What to work on => Keep only the lines from the start of the data through the line containing "If Alice plays B: -1 against I, 5 against II.", and output them exactly.
┌─ Task data
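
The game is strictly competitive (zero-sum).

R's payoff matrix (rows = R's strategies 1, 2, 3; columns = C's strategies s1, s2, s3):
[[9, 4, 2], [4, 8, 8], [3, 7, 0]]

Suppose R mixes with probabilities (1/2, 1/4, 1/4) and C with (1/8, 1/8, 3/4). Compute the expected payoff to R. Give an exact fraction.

Against (1/8, 1/8, 3/4), each row's expected payoff is 1: 25/8; 2: 15/2; 3: 5/4.
Taking the (1/2, 1/4, 1/4)-weighted average: (1/2)·(25/8) + (1/4)·(15/2) + (1/4)·(5/4) = 15/4.

15/4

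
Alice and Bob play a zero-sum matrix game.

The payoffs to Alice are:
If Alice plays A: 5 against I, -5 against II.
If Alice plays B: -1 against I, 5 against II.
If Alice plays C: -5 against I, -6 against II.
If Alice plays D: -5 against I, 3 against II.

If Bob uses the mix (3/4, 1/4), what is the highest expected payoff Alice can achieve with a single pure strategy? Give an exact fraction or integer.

A: (5)·(3/4) + (-5)·(1/4) = 5/2.
B: (-1)·(3/4) + (5)·(1/4) = 1/2.
C: (-5)·(3/4) + (-6)·(1/4) = -21/4.
D: (-5)·(3/4) + (3)·(1/4) = -3.
The best pure response is A with expected payoff 5/2.

5/2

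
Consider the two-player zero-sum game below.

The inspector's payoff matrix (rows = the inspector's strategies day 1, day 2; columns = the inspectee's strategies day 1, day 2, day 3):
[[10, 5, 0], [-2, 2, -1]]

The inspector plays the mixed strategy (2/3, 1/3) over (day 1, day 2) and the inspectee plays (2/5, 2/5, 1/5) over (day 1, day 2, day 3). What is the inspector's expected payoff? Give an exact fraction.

Against (2/5, 2/5, 1/5), each row's expected payoff is day 1: 6; day 2: -1/5.
Taking the (2/3, 1/3)-weighted average: (2/3)·(6) + (1/3)·(-1/5) = 59/15.

59/15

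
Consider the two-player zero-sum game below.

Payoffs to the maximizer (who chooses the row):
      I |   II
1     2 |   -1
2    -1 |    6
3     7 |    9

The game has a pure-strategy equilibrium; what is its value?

Row minima: -1, -1, 7 → the maximizer's maximin is 7.
Column maxima: 7, 9 → the minimizer's minimax is 7.
They coincide at (3, I), so the value is 7.

7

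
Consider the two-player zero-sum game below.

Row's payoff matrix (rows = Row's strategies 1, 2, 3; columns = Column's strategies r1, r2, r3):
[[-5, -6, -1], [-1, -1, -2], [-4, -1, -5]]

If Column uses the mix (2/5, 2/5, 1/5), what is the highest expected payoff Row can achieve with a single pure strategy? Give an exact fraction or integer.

-6/5

1: (-5)·(2/5) + (-6)·(2/5) + (-1)·(1/5) = -23/5.
2: (-1)·(2/5) + (-1)·(2/5) + (-2)·(1/5) = -6/5.
3: (-4)·(2/5) + (-1)·(2/5) + (-5)·(1/5) = -3.
The best pure response is 2 with expected payoff -6/5.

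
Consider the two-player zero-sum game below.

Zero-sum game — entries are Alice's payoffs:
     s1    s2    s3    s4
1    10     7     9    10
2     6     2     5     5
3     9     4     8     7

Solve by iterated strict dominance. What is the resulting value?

7

Row 3 is strictly dominated by row 1 (10>9, 7>4, 9>8, 10>7); eliminate 3.
Row 2 is strictly dominated by row 1 (10>6, 7>2, 9>5, 10>5); eliminate 2.
Column s1 is strictly dominated by s2 for Bob (7<10); eliminate s1.
Column s4 is strictly dominated by s2 for Bob (7<10); eliminate s4.
Column s3 is strictly dominated by s2 for Bob (7<9); eliminate s3.
Only (1, s2) remains, with payoff 7.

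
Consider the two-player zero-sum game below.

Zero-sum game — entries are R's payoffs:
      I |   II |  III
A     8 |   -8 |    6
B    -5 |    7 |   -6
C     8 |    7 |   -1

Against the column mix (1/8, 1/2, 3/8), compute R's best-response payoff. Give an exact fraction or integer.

A: (8)·(1/8) + (-8)·(1/2) + (6)·(3/8) = -3/4.
B: (-5)·(1/8) + (7)·(1/2) + (-6)·(3/8) = 5/8.
C: (8)·(1/8) + (7)·(1/2) + (-1)·(3/8) = 33/8.
The best pure response is C with expected payoff 33/8.

33/8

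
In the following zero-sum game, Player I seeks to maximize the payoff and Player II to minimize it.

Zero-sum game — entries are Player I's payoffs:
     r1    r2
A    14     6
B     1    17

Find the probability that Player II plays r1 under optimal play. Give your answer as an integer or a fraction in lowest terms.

Row minima are 6 and 1, so Player I's maximin is 6; column maxima are 14 and 17, so Player II's minimax is 14. These differ, so the equilibrium is in mixed strategies.
Let Player II play r1 with probability q. Player I is indifferent when 14q + 6(1−q) = q + 17(1−q), giving q = 11/24.

11/24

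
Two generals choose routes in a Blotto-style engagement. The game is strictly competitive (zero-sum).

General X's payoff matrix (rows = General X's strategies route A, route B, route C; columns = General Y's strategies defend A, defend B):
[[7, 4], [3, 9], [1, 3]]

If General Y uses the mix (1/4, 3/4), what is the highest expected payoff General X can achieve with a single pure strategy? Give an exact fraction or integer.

15/2

route A: (7)·(1/4) + (4)·(3/4) = 19/4.
route B: (3)·(1/4) + (9)·(3/4) = 15/2.
route C: (1)·(1/4) + (3)·(3/4) = 5/2.
The best pure response is route B with expected payoff 15/2.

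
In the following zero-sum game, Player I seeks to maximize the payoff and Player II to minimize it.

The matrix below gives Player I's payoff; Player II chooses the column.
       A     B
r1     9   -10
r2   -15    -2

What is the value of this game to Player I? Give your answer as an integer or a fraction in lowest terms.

-21/4

Row minima are -10 and -15, so Player I's maximin is -10; column maxima are 9 and -2, so Player II's minimax is -2. These differ, so the equilibrium is in mixed strategies.
Let Player I play r1 with probability p. Player II is indifferent when 9p − 15(1−p) = −10p − 2(1−p), giving p = 13/32.
Let Player II play A with probability q. Player I is indifferent when 9q − 10(1−q) = −15q − 2(1−q), giving q = 1/4.
The value is 9·(1/4) + (-10)·(3/4) = -21/4.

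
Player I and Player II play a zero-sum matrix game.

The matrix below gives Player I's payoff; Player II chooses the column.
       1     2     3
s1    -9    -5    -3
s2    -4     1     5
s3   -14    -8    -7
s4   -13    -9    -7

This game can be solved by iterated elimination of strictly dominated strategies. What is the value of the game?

-4

Column 3 is strictly dominated by 1 for Player II (-9<-3, -4<5, -14<-7, -13<-7); eliminate 3.
Row s1 is strictly dominated by row s2 (-4>-9, 1>-5); eliminate s1.
Row s3 is strictly dominated by row s2 (-4>-14, 1>-8); eliminate s3.
Row s4 is strictly dominated by row s2 (-4>-13, 1>-9); eliminate s4.
Column 2 is strictly dominated by 1 for Player II (-4<1); eliminate 2.
Only (s2, 1) remains, with payoff -4.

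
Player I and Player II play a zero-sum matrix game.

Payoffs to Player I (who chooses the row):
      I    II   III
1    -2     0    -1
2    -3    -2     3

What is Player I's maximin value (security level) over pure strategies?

The worst-case payoff for each row is 1: -2, 2: -3.
The best of these is -2.

-2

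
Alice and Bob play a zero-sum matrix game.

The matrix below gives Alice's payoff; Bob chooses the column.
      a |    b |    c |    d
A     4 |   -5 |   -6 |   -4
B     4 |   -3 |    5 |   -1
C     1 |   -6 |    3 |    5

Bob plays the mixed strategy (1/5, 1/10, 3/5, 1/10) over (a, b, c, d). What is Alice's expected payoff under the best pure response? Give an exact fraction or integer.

17/5

A: (4)·(1/5) + (-5)·(1/10) + (-6)·(3/5) + (-4)·(1/10) = -37/10.
B: (4)·(1/5) + (-3)·(1/10) + (5)·(3/5) + (-1)·(1/10) = 17/5.
C: (1)·(1/5) + (-6)·(1/10) + (3)·(3/5) + (5)·(1/10) = 19/10.
The best pure response is B with expected payoff 17/5.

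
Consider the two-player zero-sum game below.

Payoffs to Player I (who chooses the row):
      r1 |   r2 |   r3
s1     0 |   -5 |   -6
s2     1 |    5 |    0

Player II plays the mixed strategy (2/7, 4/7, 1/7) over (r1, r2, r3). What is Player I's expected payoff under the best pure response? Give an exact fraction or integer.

s1: (0)·(2/7) + (-5)·(4/7) + (-6)·(1/7) = -26/7.
s2: (1)·(2/7) + (5)·(4/7) + (0)·(1/7) = 22/7.
The best pure response is s2 with expected payoff 22/7.

22/7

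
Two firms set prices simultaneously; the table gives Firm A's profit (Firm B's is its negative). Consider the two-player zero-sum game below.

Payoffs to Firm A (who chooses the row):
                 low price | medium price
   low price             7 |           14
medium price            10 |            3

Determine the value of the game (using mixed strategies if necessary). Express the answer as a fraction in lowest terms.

17/2

Row minima are 7 and 3, so Firm A's maximin is 7; column maxima are 10 and 14, so Firm B's minimax is 10. These differ, so the equilibrium is in mixed strategies.
Let Firm A play low price with probability p. Firm B is indifferent when 7p + 10(1−p) = 14p + 3(1−p), giving p = 1/2.
Let Firm B play low price with probability q. Firm A is indifferent when 7q + 14(1−q) = 10q + 3(1−q), giving q = 11/14.
The value is 7·(11/14) + (14)·(3/14) = 17/2.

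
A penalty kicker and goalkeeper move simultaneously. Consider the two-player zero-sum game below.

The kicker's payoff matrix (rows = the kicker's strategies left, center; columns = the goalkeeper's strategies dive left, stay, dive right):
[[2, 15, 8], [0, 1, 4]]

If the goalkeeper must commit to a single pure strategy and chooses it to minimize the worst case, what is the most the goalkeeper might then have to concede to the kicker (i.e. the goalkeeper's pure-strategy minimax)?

The worst case (largest entry) in each column is dive left: 2, stay: 15, dive right: 8.
The best (smallest) of these is 2.

2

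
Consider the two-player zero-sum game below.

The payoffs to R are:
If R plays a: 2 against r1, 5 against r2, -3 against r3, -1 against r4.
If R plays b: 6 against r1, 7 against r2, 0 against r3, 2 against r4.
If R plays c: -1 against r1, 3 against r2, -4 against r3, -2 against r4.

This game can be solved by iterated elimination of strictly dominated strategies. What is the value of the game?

Row c is strictly dominated by row a (2>-1, 5>3, -3>-4, -1>-2); eliminate c.
Column r1 is strictly dominated by r3 for C (-3<2, 0<6); eliminate r1.
Column r4 is strictly dominated by r3 for C (-3<-1, 0<2); eliminate r4.
Column r2 is strictly dominated by r3 for C (-3<5, 0<7); eliminate r2.
Row a is strictly dominated by row b (0>-3); eliminate a.
Only (b, r3) remains, with payoff 0.

0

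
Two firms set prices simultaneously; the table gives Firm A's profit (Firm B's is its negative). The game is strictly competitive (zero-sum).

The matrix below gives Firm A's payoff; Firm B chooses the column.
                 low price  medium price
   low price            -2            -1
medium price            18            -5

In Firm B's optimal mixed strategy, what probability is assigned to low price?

Row minima are -2 and -5, so Firm A's maximin is -2; column maxima are 18 and -1, so Firm B's minimax is -1. These differ, so the equilibrium is in mixed strategies.
Let Firm B play low price with probability q. Firm A is indifferent when −2q − (1−q) = 18q − 5(1−q), giving q = 1/6.

1/6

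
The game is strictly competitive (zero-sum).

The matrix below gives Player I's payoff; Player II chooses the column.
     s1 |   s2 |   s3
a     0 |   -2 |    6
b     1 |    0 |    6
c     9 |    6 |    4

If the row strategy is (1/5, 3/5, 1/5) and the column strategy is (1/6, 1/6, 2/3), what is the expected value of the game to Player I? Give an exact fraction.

64/15

Against (1/6, 1/6, 2/3), each row's expected payoff is a: 11/3; b: 25/6; c: 31/6.
Taking the (1/5, 3/5, 1/5)-weighted average: (1/5)·(11/3) + (3/5)·(25/6) + (1/5)·(31/6) = 64/15.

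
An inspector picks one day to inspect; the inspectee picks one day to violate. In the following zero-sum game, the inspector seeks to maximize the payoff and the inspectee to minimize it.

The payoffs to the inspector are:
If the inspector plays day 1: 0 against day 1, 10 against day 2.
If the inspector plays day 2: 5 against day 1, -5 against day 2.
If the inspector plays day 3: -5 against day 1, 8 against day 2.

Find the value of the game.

Row day 3 is strictly dominated by row day 1, so the inspector never plays it.
The remaining 2×2 game on (day 1, day 2) × (day 1, day 2) has no saddle point. Let the inspector play day 1 with probability p; indifference gives 5(1−p) = 10p − 5(1−p), so p = 1/2.
Similarly the inspectee's optimal q on day 1 is 3/4, and the value is 0·(3/4) + (10)·(1/4) = 5/2.

5/2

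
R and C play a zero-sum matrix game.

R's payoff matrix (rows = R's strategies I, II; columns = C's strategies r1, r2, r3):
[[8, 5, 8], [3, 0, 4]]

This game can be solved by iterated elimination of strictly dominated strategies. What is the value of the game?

5

Column r3 is strictly dominated by r2 for C (5<8, 0<4); eliminate r3.
Column r1 is strictly dominated by r2 for C (5<8, 0<3); eliminate r1.
Row II is strictly dominated by row I (5>0); eliminate II.
Only (I, r2) remains, with payoff 5.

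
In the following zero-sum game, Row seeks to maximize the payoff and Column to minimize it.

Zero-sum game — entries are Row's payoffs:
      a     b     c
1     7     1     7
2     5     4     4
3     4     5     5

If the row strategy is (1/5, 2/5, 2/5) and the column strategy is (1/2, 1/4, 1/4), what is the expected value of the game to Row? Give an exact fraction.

Against (1/2, 1/4, 1/4), each row's expected payoff is 1: 11/2; 2: 9/2; 3: 9/2.
Taking the (1/5, 2/5, 2/5)-weighted average: (1/5)·(11/2) + (2/5)·(9/2) + (2/5)·(9/2) = 47/10.

47/10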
└─
Task result =>
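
The game is strictly competitive (zero-sum).

R's payoff matrix (rows = R's strategies 1, 2, 3; columns = C's strategies s1, s2, s3):
[[9, 4, 2], [4, 8, 8], [3, 7, 0]]

Suppose R mixes with probabilities (1/2, 1/4, 1/4) and C with (1/8, 1/8, 3/4). Compute the expected payoff to R. Give an exact fraction.

Against (1/8, 1/8, 3/4), each row's expected payoff is 1: 25/8; 2: 15/2; 3: 5/4.
Taking the (1/2, 1/4, 1/4)-weighted average: (1/2)·(25/8) + (1/4)·(15/2) + (1/4)·(5/4) = 15/4.

15/4

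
Alice and Bob play a zero-sum matrix game.

The payoffs to Alice are:
If Alice plays A: 5 against I, -5 against II.
If Alice plays B: -1 against I, 5 against II.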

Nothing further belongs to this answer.